● **What you are asked to do**: Please copy every line below that contains the string "goods".

Dataset entries

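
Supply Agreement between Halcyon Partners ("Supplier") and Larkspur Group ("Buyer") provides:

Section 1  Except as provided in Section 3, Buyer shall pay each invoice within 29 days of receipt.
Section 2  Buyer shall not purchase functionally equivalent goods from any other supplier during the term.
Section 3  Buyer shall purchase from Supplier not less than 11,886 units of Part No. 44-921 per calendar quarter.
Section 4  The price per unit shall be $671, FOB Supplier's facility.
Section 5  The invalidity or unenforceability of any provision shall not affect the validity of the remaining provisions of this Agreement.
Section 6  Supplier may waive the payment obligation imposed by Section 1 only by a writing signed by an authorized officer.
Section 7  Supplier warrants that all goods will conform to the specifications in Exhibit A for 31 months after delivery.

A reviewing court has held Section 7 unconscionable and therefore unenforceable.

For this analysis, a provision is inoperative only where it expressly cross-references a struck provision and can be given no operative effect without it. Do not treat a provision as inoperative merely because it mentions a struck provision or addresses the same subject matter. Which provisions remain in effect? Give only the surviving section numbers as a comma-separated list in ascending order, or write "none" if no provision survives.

1, 2, 3, 4, 5, 6

Section 7 is struck. No other provision's operative terms depend on Section 7. Section 5 is a severability clause and preserves every provision that can still be given independent effect. Section 1, Section 2, Section 3, Section 4, Section 5, and Section 6 remain in effect.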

● **Exercise result**:
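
Section 2  Buyer shall not purchase functionally equivalent goods from any other supplier during the term.
Section 7  Supplier warrants that all goods will conform to the specifications in Exhibit A for 31 months after delivery.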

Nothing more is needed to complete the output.